EXERCISE INSTRUCTIONS | Return the lines below that contain the word "What".

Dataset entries
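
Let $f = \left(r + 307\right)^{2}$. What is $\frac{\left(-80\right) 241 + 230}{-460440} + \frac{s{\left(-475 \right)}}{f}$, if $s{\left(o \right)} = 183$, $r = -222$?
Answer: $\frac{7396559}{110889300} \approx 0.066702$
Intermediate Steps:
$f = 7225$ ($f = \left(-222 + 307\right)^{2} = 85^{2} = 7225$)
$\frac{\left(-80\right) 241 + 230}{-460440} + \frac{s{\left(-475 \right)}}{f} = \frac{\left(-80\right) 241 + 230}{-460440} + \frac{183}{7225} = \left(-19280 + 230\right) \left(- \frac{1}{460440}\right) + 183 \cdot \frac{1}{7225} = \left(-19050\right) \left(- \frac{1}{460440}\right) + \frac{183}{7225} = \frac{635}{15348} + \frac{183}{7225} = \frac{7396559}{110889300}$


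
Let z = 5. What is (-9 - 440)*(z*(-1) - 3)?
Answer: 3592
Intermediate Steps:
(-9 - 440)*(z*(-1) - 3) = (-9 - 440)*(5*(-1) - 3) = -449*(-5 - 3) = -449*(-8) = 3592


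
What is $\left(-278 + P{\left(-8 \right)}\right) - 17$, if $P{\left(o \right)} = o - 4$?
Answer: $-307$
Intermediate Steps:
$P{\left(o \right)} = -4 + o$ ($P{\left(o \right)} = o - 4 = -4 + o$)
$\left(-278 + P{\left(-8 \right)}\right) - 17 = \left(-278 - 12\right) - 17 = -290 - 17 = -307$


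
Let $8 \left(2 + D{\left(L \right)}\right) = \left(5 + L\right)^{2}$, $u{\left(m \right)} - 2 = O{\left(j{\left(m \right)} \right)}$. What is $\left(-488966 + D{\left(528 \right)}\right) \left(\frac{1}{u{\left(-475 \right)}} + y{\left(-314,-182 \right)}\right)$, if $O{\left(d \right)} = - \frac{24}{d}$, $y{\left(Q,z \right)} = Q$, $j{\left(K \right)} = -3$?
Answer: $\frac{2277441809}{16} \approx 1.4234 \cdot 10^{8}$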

RESULT FOR THIS EXERCISE |
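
Let $f = \left(r + 307\right)^{2}$. What is $\frac{\left(-80\right) 241 + 230}{-460440} + \frac{s{\left(-475 \right)}}{f}$, if $s{\left(o \right)} = 183$, $r = -222$?
Let z = 5. What is (-9 - 440)*(z*(-1) - 3)?
What is $\left(-278 + P{\left(-8 \right)}\right) - 17$, if $P{\left(o \right)} = o - 4$?
Let $8 \left(2 + D{\left(L \right)}\right) = \left(5 + L\right)^{2}$, $u{\left(m \right)} - 2 = O{\left(j{\left(m \right)} \right)}$. What is $\left(-488966 + D{\left(528 \right)}\right) \left(\frac{1}{u{\left(-475 \right)}} + y{\left(-314,-182 \right)}\right)$, if $O{\left(d \right)} = - \frac{24}{d}$, $y{\left(Q,z \right)} = Q$, $j{\left(K \right)} = -3$?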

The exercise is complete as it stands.